╭──

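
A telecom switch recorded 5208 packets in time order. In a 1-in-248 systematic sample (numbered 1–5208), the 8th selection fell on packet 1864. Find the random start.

128

k = 248
r = 1864 − (8−1)×248 = 1864 − 1736 = 128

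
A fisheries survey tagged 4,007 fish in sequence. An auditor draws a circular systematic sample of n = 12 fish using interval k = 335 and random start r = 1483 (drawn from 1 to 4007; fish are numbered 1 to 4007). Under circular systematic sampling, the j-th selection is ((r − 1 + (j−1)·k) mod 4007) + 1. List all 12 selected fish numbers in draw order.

1483, 1818, 2153, 2488, 2823, 3158, 3493, 3828, 156, 491, 826, 1161

Selection 1: 1483
Selection 2: 1483 + 335 = 1818
Selection 3: 1818 + 335 = 2153
Selection 4: 2153 + 335 = 2488
Selection 5: 2488 + 335 = 2823
Selection 6: 2823 + 335 = 3158
Selection 7: 3158 + 335 = 3493
Selection 8: 3493 + 335 = 3828
Selection 9: 3828 + 335 = 4163 → 4163 − 4007 = 156
Selection 10: 156 + 335 = 491
Selection 11: 491 + 335 = 826
Selection 12: 826 + 335 = 1161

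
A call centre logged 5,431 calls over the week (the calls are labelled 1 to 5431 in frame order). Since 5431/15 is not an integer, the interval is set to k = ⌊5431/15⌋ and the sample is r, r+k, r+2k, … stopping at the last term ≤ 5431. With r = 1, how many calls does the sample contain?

k = ⌊5431/15⌋ = 362
Achieved size = ⌊(5431 − 1)/362⌋ + 1 = ⌊5430/362⌋ + 1 = 15 + 1 = 16
(last selection: 1 + 15×362 = 5431 ≤ 5431; next would be 5793 > 5431)

16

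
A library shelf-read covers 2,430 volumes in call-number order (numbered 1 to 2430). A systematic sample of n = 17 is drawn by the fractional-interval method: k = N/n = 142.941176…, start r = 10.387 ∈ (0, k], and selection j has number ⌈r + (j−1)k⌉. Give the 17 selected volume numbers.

11, 154, 297, 440, 583, 726, 869, 1011, 1154, 1297, 1440, 1583, 1726, 1869, 2012, 2155, 2298

j=1: r + 0k = 10.387 → ⌈·⌉ = 11
j=2: r + 1k = 153.328176… → ⌈·⌉ = 154
j=3: r + 2k = 296.269352… → ⌈·⌉ = 297
j=4: r + 3k = 439.210529… → ⌈·⌉ = 440
j=5: r + 4k = 582.151705… → ⌈·⌉ = 583
j=6: r + 5k = 725.092882… → ⌈·⌉ = 726
j=7: r + 6k = 868.034058… → ⌈·⌉ = 869
j=8: r + 7k = 1010.975235… → ⌈·⌉ = 1011
j=9: r + 8k = 1153.916411… → ⌈·⌉ = 1154
j=10: r + 9k = 1296.857588… → ⌈·⌉ = 1297
j=11: r + 10k = 1439.798764… → ⌈·⌉ = 1440
j=12: r + 11k = 1582.739941… → ⌈·⌉ = 1583
j=13: r + 12k = 1725.681117… → ⌈·⌉ = 1726
j=14: r + 13k = 1868.622294… → ⌈·⌉ = 1869
j=15: r + 14k = 2011.563470… → ⌈·⌉ = 2012
j=16: r + 15k = 2154.504647… → ⌈·⌉ = 2155
j=17: r + 16k = 2297.445823… → ⌈·⌉ = 2298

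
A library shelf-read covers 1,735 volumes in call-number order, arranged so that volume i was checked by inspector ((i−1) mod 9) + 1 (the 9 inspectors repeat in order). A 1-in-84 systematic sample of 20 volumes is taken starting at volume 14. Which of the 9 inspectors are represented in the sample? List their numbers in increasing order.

Consecutive selections differ by k = 84, so their inspector numbers differ by 84 mod 9 = 3.
gcd(84, 9) = 3, so the sample visits 9/3 = 3 distinct residues mod 9.
Start 14 is inspector 5; the inspectors hit are 2, 5, 8.

2, 5, 8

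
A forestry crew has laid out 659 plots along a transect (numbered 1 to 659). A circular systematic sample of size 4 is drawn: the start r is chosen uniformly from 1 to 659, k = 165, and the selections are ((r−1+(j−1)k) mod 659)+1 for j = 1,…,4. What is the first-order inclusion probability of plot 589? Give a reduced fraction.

For each position j, as r ranges over 1…659 the j-th selection hits every plot exactly once, so plot 589 is selected for exactly 4 of the 659 starts.
Inclusion probability = 4/659.

4/659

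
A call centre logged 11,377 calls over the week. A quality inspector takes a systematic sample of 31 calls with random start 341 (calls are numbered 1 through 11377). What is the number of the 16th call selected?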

╰──

* [Task to carry out]: Go through the entries above and restate each one exactly.

* [The answer]:
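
A telecom switch recorded 5208 packets in time order. In a 1-in-248 systematic sample (numbered 1–5208), the 8th selection fell on packet 1864. Find the random start.

128

k = 248
r = 1864 − (8−1)×248 = 1864 − 1736 = 128

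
A fisheries survey tagged 4,007 fish in sequence. An auditor draws a circular systematic sample of n = 12 fish using interval k = 335 and random start r = 1483 (drawn from 1 to 4007; fish are numbered 1 to 4007). Under circular systematic sampling, the j-th selection is ((r − 1 + (j−1)·k) mod 4007) + 1. List all 12 selected fish numbers in draw order.

1483, 1818, 2153, 2488, 2823, 3158, 3493, 3828, 156, 491, 826, 1161

Selection 1: 1483
Selection 2: 1483 + 335 = 1818
Selection 3: 1818 + 335 = 2153
Selection 4: 2153 + 335 = 2488
Selection 5: 2488 + 335 = 2823
Selection 6: 2823 + 335 = 3158
Selection 7: 3158 + 335 = 3493
Selection 8: 3493 + 335 = 3828
Selection 9: 3828 + 335 = 4163 → 4163 − 4007 = 156
Selection 10: 156 + 335 = 491
Selection 11: 491 + 335 = 826
Selection 12: 826 + 335 = 1161

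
A call centre logged 5,431 calls over the week (the calls are labelled 1 to 5431 in frame order). Since 5431/15 is not an integer, the interval is set to k = ⌊5431/15⌋ and the sample is r, r+k, r+2k, … stopping at the last term ≤ 5431. With r = 1, how many calls does the sample contain?

k = ⌊5431/15⌋ = 362
Achieved size = ⌊(5431 − 1)/362⌋ + 1 = ⌊5430/362⌋ + 1 = 15 + 1 = 16
(last selection: 1 + 15×362 = 5431 ≤ 5431; next would be 5793 > 5431)

16

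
A library shelf-read covers 2,430 volumes in call-number order (numbered 1 to 2430). A systematic sample of n = 17 is drawn by the fractional-interval method: k = N/n = 142.941176…, start r = 10.387 ∈ (0, k], and selection j has number ⌈r + (j−1)k⌉. Give the 17 selected volume numbers.

11, 154, 297, 440, 583, 726, 869, 1011, 1154, 1297, 1440, 1583, 1726, 1869, 2012, 2155, 2298

j=1: r + 0k = 10.387 → ⌈·⌉ = 11
j=2: r + 1k = 153.328176… → ⌈·⌉ = 154
j=3: r + 2k = 296.269352… → ⌈·⌉ = 297
j=4: r + 3k = 439.210529… → ⌈·⌉ = 440
j=5: r + 4k = 582.151705… → ⌈·⌉ = 583
j=6: r + 5k = 725.092882… → ⌈·⌉ = 726
j=7: r + 6k = 868.034058… → ⌈·⌉ = 869
j=8: r + 7k = 1010.975235… → ⌈·⌉ = 1011
j=9: r + 8k = 1153.916411… → ⌈·⌉ = 1154
j=10: r + 9k = 1296.857588… → ⌈·⌉ = 1297
j=11: r + 10k = 1439.798764… → ⌈·⌉ = 1440
j=12: r + 11k = 1582.739941… → ⌈·⌉ = 1583
j=13: r + 12k = 1725.681117… → ⌈·⌉ = 1726
j=14: r + 13k = 1868.622294… → ⌈·⌉ = 1869
j=15: r + 14k = 2011.563470… → ⌈·⌉ = 2012
j=16: r + 15k = 2154.504647… → ⌈·⌉ = 2155
j=17: r + 16k = 2297.445823… → ⌈·⌉ = 2298

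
A library shelf-read covers 1,735 volumes in call-number order, arranged so that volume i was checked by inspector ((i−1) mod 9) + 1 (the 9 inspectors repeat in order). A 1-in-84 systematic sample of 20 volumes is taken starting at volume 14. Which of the 9 inspectors are represented in the sample? List their numbers in increasing order.

Consecutive selections differ by k = 84, so their inspector numbers differ by 84 mod 9 = 3.
gcd(84, 9) = 3, so the sample visits 9/3 = 3 distinct residues mod 9.
Start 14 is inspector 5; the inspectors hit are 2, 5, 8.

2, 5, 8

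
A forestry crew has laid out 659 plots along a transect (numbered 1 to 659). A circular systematic sample of size 4 is drawn: the start r is chosen uniformly from 1 to 659, k = 165, and the selections are ((r−1+(j−1)k) mod 659)+1 for j = 1,…,4. What is the first-order inclusion probability of plot 589? Give a reduced fraction.

For each position j, as r ranges over 1…659 the j-th selection hits every plot exactly once, so plot 589 is selected for exactly 4 of the 659 starts.
Inclusion probability = 4/659.

4/659

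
A call centre logged 11,377 calls over the week. A quality inspector takes a systematic sample of 31 calls with random start 341 (calls are numbered 1 through 11377). What is the number of the 16th call selected?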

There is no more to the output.